── Given information ──
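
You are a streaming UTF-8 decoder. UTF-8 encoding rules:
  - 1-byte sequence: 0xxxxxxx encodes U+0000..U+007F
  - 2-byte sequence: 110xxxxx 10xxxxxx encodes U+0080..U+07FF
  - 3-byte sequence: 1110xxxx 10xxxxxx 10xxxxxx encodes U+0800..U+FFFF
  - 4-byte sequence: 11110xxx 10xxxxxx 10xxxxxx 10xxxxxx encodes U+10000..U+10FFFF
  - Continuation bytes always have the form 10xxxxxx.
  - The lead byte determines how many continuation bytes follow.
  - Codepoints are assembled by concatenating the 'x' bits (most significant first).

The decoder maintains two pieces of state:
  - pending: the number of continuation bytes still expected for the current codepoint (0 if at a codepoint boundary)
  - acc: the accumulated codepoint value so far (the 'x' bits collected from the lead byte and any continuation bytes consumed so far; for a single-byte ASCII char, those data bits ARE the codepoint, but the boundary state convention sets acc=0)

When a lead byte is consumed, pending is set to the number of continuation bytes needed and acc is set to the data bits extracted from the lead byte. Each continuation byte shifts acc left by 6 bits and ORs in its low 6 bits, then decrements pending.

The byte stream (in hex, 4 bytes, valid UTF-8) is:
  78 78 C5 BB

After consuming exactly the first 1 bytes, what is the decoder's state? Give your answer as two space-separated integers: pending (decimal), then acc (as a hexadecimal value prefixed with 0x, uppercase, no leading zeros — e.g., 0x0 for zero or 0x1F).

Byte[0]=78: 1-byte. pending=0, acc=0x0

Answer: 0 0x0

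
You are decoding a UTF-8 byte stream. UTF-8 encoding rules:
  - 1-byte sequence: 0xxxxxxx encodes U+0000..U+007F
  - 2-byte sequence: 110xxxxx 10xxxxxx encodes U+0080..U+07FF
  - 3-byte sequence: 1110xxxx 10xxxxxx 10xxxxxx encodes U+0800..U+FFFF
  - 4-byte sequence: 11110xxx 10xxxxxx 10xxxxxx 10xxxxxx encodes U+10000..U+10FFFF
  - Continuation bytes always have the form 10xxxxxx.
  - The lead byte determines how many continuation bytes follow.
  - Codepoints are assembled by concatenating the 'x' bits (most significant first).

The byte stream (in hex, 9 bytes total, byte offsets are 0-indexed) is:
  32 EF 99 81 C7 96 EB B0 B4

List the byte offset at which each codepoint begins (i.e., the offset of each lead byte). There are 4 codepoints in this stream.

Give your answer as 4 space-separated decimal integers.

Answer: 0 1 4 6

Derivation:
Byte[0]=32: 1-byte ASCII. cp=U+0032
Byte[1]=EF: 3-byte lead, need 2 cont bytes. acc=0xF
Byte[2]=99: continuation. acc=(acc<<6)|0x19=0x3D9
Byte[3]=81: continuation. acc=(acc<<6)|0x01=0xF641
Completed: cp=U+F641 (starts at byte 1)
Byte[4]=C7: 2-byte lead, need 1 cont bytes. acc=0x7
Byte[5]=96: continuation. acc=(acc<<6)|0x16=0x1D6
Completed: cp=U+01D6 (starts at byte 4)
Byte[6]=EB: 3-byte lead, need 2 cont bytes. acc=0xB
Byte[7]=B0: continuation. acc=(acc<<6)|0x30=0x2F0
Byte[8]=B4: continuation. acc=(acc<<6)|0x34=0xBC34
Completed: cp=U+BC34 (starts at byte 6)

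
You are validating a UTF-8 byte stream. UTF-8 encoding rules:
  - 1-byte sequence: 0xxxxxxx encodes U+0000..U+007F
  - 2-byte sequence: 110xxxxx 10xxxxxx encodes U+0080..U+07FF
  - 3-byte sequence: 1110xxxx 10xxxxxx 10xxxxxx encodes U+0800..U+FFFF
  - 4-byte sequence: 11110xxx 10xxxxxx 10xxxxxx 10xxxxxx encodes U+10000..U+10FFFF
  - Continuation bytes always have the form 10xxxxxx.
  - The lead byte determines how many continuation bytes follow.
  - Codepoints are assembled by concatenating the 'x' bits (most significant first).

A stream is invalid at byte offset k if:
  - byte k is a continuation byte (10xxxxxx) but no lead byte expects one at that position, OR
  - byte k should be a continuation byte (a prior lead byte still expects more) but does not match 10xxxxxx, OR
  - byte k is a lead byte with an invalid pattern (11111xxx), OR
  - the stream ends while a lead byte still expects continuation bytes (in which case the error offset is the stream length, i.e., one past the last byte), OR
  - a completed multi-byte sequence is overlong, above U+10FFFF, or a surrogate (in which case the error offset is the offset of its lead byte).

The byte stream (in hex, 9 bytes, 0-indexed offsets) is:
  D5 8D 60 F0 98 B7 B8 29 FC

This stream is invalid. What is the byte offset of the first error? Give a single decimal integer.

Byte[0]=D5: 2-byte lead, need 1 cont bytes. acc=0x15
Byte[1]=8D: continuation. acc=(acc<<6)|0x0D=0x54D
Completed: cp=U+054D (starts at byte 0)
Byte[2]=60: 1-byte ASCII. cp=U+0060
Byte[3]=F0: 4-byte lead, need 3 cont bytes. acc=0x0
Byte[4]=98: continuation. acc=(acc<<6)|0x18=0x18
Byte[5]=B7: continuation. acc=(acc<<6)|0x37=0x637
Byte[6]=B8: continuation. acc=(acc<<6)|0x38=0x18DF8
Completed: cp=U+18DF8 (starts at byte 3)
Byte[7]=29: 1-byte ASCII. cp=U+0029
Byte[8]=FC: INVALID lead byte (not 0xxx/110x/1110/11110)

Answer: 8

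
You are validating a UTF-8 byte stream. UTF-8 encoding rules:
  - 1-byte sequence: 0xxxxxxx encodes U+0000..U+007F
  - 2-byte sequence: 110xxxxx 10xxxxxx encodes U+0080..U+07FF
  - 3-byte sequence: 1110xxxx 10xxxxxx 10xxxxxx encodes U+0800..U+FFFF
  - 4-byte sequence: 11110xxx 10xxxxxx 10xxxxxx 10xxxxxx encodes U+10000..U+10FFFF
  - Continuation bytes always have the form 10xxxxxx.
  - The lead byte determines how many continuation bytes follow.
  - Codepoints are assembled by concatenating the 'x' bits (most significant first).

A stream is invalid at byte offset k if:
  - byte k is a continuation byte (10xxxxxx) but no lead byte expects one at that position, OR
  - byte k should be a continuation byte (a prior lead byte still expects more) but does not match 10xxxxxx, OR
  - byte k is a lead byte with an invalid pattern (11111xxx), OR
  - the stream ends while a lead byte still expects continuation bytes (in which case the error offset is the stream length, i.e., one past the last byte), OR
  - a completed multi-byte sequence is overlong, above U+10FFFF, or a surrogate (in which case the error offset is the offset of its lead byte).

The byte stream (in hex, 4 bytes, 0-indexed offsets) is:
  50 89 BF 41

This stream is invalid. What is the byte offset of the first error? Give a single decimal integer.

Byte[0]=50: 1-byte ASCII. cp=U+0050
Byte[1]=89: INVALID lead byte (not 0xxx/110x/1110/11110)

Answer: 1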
───
── Given information ──
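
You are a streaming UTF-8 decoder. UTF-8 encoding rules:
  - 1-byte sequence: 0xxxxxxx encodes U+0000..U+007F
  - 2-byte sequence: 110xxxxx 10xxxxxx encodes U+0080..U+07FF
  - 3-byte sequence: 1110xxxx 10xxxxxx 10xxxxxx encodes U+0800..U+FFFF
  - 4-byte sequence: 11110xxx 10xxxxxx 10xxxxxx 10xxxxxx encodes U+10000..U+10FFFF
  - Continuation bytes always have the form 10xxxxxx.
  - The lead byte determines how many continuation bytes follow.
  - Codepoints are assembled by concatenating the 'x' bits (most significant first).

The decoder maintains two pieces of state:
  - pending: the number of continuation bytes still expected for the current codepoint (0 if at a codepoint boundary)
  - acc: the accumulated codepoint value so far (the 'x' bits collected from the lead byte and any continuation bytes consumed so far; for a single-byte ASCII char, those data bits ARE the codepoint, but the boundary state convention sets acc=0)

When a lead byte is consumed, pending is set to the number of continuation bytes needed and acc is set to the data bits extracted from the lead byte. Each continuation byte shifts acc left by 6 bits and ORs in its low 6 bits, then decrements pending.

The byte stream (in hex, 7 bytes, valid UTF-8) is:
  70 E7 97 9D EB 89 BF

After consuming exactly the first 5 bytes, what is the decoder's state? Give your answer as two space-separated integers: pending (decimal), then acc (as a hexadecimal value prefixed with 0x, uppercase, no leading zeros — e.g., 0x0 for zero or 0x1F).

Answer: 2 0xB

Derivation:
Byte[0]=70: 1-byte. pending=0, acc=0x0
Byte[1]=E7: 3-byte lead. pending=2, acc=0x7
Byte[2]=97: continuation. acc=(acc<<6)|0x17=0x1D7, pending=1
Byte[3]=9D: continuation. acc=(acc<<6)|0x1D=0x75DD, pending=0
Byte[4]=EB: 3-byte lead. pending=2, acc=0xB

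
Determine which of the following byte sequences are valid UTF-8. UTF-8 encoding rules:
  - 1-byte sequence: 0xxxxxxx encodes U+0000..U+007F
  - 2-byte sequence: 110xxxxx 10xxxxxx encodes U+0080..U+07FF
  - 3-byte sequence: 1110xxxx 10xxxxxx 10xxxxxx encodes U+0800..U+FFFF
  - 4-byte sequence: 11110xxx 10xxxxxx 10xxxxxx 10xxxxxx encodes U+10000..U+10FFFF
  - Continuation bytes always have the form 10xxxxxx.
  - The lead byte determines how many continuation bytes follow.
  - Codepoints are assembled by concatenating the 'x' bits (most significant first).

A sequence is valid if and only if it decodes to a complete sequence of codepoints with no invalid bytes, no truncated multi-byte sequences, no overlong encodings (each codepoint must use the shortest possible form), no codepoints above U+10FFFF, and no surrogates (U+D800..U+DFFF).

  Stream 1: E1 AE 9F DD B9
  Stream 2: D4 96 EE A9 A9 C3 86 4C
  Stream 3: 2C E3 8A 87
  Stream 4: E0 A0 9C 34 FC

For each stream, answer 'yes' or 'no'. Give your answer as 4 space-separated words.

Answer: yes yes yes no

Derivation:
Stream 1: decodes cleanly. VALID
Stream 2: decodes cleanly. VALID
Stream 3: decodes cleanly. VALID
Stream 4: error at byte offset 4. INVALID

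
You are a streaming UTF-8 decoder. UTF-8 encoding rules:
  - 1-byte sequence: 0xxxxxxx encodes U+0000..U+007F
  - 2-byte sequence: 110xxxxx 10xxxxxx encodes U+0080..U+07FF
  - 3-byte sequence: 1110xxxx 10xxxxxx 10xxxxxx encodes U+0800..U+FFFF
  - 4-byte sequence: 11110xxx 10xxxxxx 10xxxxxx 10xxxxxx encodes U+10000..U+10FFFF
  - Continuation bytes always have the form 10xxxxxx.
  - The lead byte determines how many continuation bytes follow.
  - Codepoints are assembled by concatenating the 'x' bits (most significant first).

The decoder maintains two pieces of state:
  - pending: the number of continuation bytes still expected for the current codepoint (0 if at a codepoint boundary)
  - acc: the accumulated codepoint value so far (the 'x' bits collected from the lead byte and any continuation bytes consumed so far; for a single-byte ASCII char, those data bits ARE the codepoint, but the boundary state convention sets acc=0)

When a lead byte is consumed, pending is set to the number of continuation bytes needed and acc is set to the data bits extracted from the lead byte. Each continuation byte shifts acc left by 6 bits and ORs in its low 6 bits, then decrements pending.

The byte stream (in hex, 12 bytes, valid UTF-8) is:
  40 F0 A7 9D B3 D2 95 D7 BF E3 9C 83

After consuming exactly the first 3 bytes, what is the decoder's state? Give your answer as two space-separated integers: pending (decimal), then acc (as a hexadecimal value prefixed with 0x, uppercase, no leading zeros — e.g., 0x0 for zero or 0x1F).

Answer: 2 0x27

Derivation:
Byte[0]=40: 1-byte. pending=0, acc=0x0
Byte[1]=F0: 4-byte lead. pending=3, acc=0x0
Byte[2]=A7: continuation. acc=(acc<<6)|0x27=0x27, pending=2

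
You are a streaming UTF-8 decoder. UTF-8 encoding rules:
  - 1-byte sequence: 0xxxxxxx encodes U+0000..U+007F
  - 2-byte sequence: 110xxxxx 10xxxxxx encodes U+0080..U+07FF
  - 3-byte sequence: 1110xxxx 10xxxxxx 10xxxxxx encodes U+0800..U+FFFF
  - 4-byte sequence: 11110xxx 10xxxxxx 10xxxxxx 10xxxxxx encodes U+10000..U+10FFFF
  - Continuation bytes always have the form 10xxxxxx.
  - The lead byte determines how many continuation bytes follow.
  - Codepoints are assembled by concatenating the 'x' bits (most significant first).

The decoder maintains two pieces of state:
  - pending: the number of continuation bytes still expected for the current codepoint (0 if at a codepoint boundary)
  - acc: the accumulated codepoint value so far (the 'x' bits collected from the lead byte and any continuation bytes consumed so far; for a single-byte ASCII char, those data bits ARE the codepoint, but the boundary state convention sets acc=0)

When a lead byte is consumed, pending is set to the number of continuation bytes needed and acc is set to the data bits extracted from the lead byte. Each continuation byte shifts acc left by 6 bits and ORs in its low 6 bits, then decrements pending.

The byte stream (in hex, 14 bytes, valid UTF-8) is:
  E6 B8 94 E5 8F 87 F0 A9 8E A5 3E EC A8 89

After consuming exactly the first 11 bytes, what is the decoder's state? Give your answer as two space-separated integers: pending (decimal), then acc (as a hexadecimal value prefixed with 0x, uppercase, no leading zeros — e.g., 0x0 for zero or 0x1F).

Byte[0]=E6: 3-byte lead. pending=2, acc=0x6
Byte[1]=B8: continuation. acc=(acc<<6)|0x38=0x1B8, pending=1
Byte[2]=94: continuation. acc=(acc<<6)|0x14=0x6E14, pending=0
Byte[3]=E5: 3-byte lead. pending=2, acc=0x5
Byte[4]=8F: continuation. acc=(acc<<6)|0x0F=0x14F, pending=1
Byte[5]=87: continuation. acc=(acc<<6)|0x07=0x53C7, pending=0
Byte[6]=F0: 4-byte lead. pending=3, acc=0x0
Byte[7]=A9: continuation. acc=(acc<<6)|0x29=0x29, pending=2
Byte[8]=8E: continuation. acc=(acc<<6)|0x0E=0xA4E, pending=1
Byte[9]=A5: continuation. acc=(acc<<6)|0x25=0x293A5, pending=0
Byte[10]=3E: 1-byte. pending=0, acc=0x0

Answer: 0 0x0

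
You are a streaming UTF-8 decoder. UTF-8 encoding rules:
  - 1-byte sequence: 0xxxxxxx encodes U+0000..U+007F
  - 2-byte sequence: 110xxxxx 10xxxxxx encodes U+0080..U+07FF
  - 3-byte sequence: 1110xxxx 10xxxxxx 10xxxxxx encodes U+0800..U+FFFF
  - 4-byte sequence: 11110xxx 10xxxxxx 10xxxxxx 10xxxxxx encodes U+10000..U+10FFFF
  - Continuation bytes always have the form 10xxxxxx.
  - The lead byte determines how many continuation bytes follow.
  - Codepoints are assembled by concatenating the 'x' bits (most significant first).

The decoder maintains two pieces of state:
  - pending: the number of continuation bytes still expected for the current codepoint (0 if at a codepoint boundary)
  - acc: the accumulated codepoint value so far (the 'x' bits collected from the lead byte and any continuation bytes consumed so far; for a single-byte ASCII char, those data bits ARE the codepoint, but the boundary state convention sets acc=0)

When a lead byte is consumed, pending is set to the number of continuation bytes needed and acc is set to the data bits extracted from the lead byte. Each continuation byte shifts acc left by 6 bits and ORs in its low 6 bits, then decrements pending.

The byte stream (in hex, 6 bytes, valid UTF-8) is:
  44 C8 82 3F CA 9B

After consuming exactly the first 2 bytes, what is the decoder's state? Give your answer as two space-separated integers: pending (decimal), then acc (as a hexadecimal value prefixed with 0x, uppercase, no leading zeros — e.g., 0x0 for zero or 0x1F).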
───
── Given information ──
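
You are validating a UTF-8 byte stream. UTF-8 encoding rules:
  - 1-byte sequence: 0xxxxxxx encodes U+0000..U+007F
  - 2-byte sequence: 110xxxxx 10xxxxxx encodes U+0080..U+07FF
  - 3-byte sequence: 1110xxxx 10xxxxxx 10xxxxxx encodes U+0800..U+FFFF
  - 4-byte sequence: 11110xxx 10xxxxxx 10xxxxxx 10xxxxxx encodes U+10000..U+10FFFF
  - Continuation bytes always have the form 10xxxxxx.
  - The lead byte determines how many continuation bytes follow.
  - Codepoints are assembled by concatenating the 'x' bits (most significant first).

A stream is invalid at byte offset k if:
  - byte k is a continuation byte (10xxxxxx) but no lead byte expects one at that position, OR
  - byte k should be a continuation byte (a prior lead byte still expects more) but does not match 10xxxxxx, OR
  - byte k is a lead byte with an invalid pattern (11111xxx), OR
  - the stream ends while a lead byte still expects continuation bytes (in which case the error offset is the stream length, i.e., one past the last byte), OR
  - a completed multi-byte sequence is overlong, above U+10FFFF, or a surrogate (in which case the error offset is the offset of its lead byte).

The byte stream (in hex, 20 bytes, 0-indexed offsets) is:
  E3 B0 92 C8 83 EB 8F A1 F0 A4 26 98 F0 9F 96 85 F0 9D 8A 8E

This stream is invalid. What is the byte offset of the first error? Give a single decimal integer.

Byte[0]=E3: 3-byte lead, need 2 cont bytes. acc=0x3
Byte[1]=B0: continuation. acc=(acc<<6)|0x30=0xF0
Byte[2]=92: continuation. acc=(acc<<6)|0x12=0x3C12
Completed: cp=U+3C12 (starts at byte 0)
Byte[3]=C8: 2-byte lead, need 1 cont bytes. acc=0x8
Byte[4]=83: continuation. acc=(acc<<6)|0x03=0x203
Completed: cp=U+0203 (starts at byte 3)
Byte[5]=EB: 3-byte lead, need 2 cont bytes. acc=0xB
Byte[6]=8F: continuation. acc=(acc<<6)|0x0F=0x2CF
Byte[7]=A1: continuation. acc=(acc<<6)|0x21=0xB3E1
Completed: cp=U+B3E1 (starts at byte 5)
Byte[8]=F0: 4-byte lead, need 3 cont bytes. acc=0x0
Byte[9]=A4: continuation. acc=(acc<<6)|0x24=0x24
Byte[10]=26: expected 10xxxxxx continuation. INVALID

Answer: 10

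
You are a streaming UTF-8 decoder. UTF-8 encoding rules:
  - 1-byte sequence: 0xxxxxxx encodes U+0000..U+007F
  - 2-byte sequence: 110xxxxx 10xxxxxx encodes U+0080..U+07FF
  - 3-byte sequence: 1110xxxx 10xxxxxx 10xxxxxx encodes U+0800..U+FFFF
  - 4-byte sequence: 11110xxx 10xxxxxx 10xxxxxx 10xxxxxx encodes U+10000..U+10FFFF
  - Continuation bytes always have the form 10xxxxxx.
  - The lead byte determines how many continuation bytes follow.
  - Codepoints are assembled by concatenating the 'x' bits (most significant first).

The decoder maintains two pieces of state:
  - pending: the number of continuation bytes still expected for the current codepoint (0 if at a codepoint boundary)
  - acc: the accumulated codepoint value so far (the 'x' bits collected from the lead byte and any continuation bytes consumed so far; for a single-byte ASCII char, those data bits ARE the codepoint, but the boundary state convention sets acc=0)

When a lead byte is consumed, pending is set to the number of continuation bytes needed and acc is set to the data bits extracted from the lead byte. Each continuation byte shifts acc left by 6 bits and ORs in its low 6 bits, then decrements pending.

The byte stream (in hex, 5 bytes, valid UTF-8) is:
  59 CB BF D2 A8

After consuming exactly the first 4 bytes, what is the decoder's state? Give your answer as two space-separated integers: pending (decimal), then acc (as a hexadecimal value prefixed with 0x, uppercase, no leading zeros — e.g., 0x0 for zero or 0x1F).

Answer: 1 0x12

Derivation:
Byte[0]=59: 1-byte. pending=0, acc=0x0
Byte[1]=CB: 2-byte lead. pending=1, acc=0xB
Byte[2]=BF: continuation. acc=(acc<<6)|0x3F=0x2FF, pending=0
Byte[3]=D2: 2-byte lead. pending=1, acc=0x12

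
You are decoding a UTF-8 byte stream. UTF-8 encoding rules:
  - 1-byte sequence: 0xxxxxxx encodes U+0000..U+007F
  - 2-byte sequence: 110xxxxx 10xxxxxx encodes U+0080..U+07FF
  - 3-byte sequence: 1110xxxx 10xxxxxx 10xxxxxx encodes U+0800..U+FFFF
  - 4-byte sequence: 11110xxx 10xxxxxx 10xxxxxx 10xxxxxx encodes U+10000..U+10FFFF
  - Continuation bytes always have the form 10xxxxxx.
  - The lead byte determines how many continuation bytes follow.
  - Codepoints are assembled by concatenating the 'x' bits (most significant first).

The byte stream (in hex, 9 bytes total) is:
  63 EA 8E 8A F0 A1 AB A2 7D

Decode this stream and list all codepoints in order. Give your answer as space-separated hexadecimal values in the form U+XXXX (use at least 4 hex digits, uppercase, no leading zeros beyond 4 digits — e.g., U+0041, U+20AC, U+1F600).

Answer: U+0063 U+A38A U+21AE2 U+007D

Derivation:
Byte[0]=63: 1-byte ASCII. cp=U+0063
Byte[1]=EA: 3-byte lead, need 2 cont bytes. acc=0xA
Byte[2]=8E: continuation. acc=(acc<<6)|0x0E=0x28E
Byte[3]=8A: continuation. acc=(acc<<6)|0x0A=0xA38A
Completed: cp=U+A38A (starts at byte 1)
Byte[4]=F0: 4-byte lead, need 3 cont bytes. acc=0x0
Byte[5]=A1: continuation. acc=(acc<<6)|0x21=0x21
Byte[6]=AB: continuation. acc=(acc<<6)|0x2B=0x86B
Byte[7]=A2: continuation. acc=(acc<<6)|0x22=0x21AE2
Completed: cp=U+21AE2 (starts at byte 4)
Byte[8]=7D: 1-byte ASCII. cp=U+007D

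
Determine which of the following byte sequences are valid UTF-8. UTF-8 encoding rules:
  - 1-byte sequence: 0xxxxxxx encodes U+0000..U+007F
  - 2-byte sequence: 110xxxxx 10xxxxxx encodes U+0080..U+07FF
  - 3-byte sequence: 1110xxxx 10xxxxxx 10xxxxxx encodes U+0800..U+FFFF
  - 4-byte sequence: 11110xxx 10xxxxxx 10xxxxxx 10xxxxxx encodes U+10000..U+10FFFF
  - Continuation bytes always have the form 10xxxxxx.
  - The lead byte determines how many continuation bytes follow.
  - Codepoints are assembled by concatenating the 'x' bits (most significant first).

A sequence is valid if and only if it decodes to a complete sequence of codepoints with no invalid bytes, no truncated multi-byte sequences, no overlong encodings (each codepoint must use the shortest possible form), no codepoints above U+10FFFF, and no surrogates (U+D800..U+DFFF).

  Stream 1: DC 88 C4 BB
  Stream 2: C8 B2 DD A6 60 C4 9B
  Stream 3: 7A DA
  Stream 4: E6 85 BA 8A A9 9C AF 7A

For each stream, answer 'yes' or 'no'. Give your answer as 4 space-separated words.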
───
Activity:
Write out each line above that contains the word "indexed".

Exercise answer:
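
The byte stream (in hex, 9 bytes total, byte offsets are 0-indexed) is:
The byte stream (in hex, 9 bytes, 0-indexed offsets) is:
The byte stream (in hex, 4 bytes, 0-indexed offsets) is:
The byte stream (in hex, 20 bytes, 0-indexed offsets) is: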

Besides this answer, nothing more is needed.